### Requirement:
If a line in the data has the string "each", please show it.

### The data:

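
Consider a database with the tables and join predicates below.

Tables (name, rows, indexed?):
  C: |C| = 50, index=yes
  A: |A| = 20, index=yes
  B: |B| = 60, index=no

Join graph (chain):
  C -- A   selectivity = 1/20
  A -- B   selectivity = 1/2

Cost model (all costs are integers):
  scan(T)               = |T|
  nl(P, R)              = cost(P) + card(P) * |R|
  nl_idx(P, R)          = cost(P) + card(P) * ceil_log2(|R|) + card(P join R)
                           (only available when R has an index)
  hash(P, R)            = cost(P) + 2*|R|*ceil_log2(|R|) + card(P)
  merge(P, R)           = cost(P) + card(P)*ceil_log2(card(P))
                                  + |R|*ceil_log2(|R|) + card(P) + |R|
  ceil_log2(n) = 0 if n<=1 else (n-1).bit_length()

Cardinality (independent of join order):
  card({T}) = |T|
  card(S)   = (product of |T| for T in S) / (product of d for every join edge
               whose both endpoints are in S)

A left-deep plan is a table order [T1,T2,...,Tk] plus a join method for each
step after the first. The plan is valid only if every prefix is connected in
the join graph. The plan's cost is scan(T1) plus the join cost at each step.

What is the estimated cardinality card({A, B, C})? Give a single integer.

Tables in S: A(20), B(60), C(50)
Edges inside S: C-A(d=20), A-B(d=2)
numerator = 20 * 60 * 50 = 60000
denominator = 20 * 2 = 40
card(S) = 60000 / 40 = 1500

1500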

### Answer box:
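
A left-deep plan is a table order [T1,T2,...,Tk] plus a join method for each
the join graph. The plan's cost is scan(T1) plus the join cost at each step.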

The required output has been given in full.